● **PROBLEM TO WORK ON**
Please reproduce exactly the line that carries "Consider this problem" and all remaining lines through the last line of the data, and write nothing else.

● **SUPPLIED RECORDS**
# # #

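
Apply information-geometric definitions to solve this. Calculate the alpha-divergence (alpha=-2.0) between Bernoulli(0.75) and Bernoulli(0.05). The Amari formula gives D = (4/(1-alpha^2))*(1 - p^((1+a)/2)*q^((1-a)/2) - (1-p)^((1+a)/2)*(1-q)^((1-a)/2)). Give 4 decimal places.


Amari alpha-divergence:
D = (4/(1-alpha^2))*(1 - p^((1+a)/2)*q^((1-a)/2) - (1-p)^((1+a)/2)*(1-q)^((1-a)/2)).
alpha = -2.0, p = 0.75, q = 0.05.
e1 = (1+alpha)/2 = -0.5, e2 = (1-alpha)/2 = 1.5.
t1 = p^e1 * q^e2 = 0.75^-0.5 * 0.05^1.5 = 0.01291.
t2 = (1-p)^e1 * (1-q)^e2 = 0.25^-0.5 * 0.95^1.5 = 1.851891.
4/(1-alpha^2) = -1.333333.
D = -1.333333*(1 - 0.01291 - 1.851891) = 1.1531

1.1531


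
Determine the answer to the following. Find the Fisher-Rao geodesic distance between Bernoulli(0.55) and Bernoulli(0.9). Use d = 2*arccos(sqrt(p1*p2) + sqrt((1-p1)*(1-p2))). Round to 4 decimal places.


Geodesic distance on Bernoulli manifold:
d(p1,p2) = 2*arccos(sqrt(p1*p2) + sqrt((1-p1)*(1-p2))).
sqrt(p1*p2) = sqrt(0.55*0.9) = 0.703562.
sqrt((1-p1)*(1-p2)) = sqrt(0.45*0.1) = 0.212132.
arg = 0.703562 + 0.212132 = 0.915694.
d = 2*arccos(0.915694) = 0.8271

0.8271


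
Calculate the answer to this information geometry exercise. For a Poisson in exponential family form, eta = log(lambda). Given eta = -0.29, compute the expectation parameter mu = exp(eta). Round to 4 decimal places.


Expectation parameter for Poisson exponential family:
mu = exp(eta).
eta = -0.29.
mu = exp(-0.29) = 0.7483

0.7483


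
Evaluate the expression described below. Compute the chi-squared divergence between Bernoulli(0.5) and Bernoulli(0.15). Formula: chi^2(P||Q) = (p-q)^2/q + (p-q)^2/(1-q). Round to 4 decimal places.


Chi-squared divergence between Bernoulli distributions:
chi^2 = (p-q)^2/q + (p-q)^2/(1-q).
p = 0.5, q = 0.15, p-q = 0.35.
(p-q)^2 = 0.1225.
term1 = 0.1225/0.15 = 0.816667.
term2 = 0.1225/0.85 = 0.144118.
chi^2 = 0.816667 + 0.144118 = 0.9608

0.9608


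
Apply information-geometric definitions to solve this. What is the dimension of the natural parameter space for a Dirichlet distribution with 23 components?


Exponential family dimension calculation:
Dirichlet with 23 components has 23 natural parameters.

23


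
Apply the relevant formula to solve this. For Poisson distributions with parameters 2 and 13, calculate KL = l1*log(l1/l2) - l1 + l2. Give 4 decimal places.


KL divergence for Poisson:
KL = l1*log(l1/l2) - l1 + l2.
l1 = 2, l2 = 13.
log(2/13) = -1.871802.
l1*log(l1/l2) = 2 * -1.871802 = -3.743604.
KL = -3.743604 - 2 + 13 = 7.2564

7.2564


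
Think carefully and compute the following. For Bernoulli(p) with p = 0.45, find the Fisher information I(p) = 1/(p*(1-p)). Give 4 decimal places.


For Bernoulli(p), Fisher information is I(p) = 1/(p*(1-p)).
p = 0.45, 1-p = 0.55.
p*(1-p) = 0.2475.
I(p) = 1/0.2475 = 4.0404

4.0404


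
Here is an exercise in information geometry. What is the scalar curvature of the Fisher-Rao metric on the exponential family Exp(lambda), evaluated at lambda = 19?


This family has a single free parameter, so its statistical manifold
is 1-dimensional. The Riemann curvature tensor of any 1-dimensional
Riemannian manifold vanishes identically, so R = 0.

0


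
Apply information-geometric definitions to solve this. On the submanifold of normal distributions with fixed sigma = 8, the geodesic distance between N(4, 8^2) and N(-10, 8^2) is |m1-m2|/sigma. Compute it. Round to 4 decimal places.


On the fixed-variance normal subfamily, geodesic distance = |m1-m2|/sigma.
|4 - -10| = 14.
sigma = 8.
d = 14/8 = 1.7500

1.7500


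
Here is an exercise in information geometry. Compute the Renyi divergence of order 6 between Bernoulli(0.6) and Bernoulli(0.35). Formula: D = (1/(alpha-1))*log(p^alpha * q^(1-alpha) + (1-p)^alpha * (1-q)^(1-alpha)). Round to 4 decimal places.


Renyi divergence of order alpha between Bernoulli distributions:
D = (1/(alpha-1))*log(p^alpha * q^(1-alpha) + (1-p)^alpha * (1-q)^(1-alpha)).
alpha = 6, p = 0.6, q = 0.35.
p^alpha * q^(1-alpha) = 0.6^6 * 0.35^-5 = 8.883156.
(1-p)^alpha * (1-q)^(1-alpha) = 0.4^6 * 0.65^-5 = 0.035302.
sum = 8.883156 + 0.035302 = 8.918457.
D = (1/5)*log(8.918457) = 0.4376

0.4376


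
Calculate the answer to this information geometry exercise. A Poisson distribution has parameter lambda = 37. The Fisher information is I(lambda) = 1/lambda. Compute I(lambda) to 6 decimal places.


Fisher information for Poisson: I(lambda) = 1/lambda.
lambda = 37.
I(lambda) = 1/37 = 0.027027

0.027027


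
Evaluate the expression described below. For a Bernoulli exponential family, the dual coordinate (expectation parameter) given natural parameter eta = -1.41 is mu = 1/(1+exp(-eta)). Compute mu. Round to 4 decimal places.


Dual coordinate (expectation parameter) for Bernoulli:
mu = 1/(1+exp(-eta)).
eta = -1.41.
exp(-eta) = exp(1.41) = 4.095955.
mu = 1/(1+4.095955) = 0.1962

0.1962


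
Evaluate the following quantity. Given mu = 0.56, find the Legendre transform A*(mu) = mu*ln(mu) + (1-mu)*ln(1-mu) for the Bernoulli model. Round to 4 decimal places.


Legendre transform for Bernoulli:
A*(mu) = mu*log(mu) + (1-mu)*log(1-mu).
mu = 0.56, 1-mu = 0.44.
mu*log(mu) = 0.56*log(0.56) = -0.324698.
(1-mu)*log(1-mu) = 0.44*log(0.44) = -0.361231.
A* = -0.324698 + -0.361231 = -0.6859

-0.6859


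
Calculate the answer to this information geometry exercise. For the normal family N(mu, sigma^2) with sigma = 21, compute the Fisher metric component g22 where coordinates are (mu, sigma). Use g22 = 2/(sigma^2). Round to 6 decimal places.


For the 2-parameter normal family, the Fisher metric has:
  g11 = 1/sigma^2, g22 = 2/sigma^2.
sigma = 21, sigma^2 = 441.
g22 = 0.004535

0.004535


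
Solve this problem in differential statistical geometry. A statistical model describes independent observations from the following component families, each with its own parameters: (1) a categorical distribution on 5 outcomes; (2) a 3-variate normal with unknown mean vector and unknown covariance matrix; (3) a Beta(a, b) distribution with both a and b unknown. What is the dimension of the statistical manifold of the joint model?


The dimension of a statistical manifold equals the number of free
(independent) real parameters of the model. For a product of independent
blocks the parameter counts add.
- categorical on 5 outcomes (probabilities sum to 1): 5-1 = 4.
- 3-variate normal: 3 (mean) + 3*4/2 = 6 (symmetric covariance) = 9.
- Beta (a, b): 2.
Total = 4 + 9 + 2 = 15.
Dimension = 15

15


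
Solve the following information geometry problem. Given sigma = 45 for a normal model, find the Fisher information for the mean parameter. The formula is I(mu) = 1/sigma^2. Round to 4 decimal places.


The Fisher information for the mean of a normal distribution is I(mu) = 1/sigma^2.
sigma = 45, so sigma^2 = 2025.
I(mu) = 1/2025 = 0.0005

0.0005


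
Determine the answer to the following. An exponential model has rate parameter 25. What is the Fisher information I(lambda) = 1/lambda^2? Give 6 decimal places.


Fisher information for exponential: I(lambda) = 1/lambda^2.
lambda = 25, lambda^2 = 625.
I = 1/625 = 0.001600

0.001600


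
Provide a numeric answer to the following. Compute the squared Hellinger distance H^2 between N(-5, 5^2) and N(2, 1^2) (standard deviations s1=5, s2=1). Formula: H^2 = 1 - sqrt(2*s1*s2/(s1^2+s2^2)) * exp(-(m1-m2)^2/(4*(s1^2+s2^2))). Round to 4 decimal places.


Squared Hellinger distance for Gaussians:
H^2 = 1 - sqrt(2*s1*s2/(s1^2+s2^2)) * exp(-(m1-m2)^2/(4*(s1^2+s2^2))).
s1^2 = 25, s2^2 = 1, s1^2+s2^2 = 26.
sqrt(2*5*1/(26)) = 0.620174.
(m1-m2)^2 = (-7)^2 = 49.
exp(-49/(4*26)) = exp(-0.471154) = 0.624282.
H^2 = 1 - 0.620174*0.624282 = 0.6128

0.6128


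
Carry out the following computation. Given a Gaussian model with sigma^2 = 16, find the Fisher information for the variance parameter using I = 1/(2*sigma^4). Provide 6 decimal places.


Fisher information for variance: I(sigma^2) = 1/(2*sigma^4).
sigma^2 = 16, so sigma^4 = 256.
I = 1/(2*256) = 1/512 = 0.001953

0.001953


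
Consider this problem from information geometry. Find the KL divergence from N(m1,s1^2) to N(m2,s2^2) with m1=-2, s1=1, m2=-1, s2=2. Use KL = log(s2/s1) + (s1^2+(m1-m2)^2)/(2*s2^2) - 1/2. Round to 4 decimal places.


KL divergence between normal distributions:
KL = log(s2/s1) + (s1^2 + (m1-m2)^2)/(2*s2^2) - 1/2.
log(2/1) = 0.693147.
(1^2 + (-2--1)^2)/(2*2^2) = (1 + 1)/8 = 0.25.
KL = 0.693147 + 0.25 - 0.5 = 0.4431

0.4431


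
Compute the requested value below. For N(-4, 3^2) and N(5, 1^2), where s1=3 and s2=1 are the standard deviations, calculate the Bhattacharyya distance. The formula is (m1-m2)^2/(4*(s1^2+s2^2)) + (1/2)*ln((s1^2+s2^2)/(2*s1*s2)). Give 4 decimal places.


Bhattacharyya distance between two Gaussians:
DB = (m1-m2)^2/(4*(s1^2+s2^2)) + (1/2)*ln((s1^2+s2^2)/(2*s1*s2)).
(m1-m2)^2 = (-9)^2 = 81.
s1^2+s2^2 = 9 + 1 = 10.
term1 = 81/40 = 2.025.
term2 = 0.5*ln(10/6.0) = 0.255413.
DB = 2.025 + 0.255413 = 2.2804

2.2804


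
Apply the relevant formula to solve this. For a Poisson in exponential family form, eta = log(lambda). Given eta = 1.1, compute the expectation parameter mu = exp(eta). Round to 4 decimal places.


Expectation parameter for Poisson exponential family:
mu = exp(eta).
eta = 1.1.
mu = exp(1.1) = 3.0042

3.0042


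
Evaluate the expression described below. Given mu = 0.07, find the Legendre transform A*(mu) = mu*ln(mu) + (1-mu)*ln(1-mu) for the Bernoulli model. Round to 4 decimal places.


Legendre transform for Bernoulli:
A*(mu) = mu*log(mu) + (1-mu)*log(1-mu).
mu = 0.07, 1-mu = 0.93.
mu*log(mu) = 0.07*log(0.07) = -0.186148.
(1-mu)*log(1-mu) = 0.93*log(0.93) = -0.067491.
A* = -0.186148 + -0.067491 = -0.2536

-0.2536


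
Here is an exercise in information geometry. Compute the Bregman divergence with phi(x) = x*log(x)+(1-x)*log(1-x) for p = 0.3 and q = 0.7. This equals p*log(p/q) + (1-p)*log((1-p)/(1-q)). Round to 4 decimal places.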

# # #

● **FINISHED TASK**
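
Consider this problem from information geometry. Find the KL divergence from N(m1,s1^2) to N(m2,s2^2) with m1=-2, s1=1, m2=-1, s2=2. Use KL = log(s2/s1) + (s1^2+(m1-m2)^2)/(2*s2^2) - 1/2. Round to 4 decimal places.


KL divergence between normal distributions:
KL = log(s2/s1) + (s1^2 + (m1-m2)^2)/(2*s2^2) - 1/2.
log(2/1) = 0.693147.
(1^2 + (-2--1)^2)/(2*2^2) = (1 + 1)/8 = 0.25.
KL = 0.693147 + 0.25 - 0.5 = 0.4431

0.4431


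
Compute the requested value below. For N(-4, 3^2) and N(5, 1^2), where s1=3 and s2=1 are the standard deviations, calculate the Bhattacharyya distance. The formula is (m1-m2)^2/(4*(s1^2+s2^2)) + (1/2)*ln((s1^2+s2^2)/(2*s1*s2)). Give 4 decimal places.


Bhattacharyya distance between two Gaussians:
DB = (m1-m2)^2/(4*(s1^2+s2^2)) + (1/2)*ln((s1^2+s2^2)/(2*s1*s2)).
(m1-m2)^2 = (-9)^2 = 81.
s1^2+s2^2 = 9 + 1 = 10.
term1 = 81/40 = 2.025.
term2 = 0.5*ln(10/6.0) = 0.255413.
DB = 2.025 + 0.255413 = 2.2804

2.2804


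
Apply the relevant formula to solve this. For a Poisson in exponential family form, eta = log(lambda). Given eta = 1.1, compute the expectation parameter mu = exp(eta). Round to 4 decimal places.


Expectation parameter for Poisson exponential family:
mu = exp(eta).
eta = 1.1.
mu = exp(1.1) = 3.0042

3.0042


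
Evaluate the expression described below. Given mu = 0.07, find the Legendre transform A*(mu) = mu*ln(mu) + (1-mu)*ln(1-mu) for the Bernoulli model. Round to 4 decimal places.


Legendre transform for Bernoulli:
A*(mu) = mu*log(mu) + (1-mu)*log(1-mu).
mu = 0.07, 1-mu = 0.93.
mu*log(mu) = 0.07*log(0.07) = -0.186148.
(1-mu)*log(1-mu) = 0.93*log(0.93) = -0.067491.
A* = -0.186148 + -0.067491 = -0.2536

-0.2536


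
Here is an exercise in information geometry. Compute the Bregman divergence with phi(x) = x*log(x)+(1-x)*log(1-x) for p = 0.3 and q = 0.7. This equals p*log(p/q) + (1-p)*log((1-p)/(1-q)). Round to 4 decimal places.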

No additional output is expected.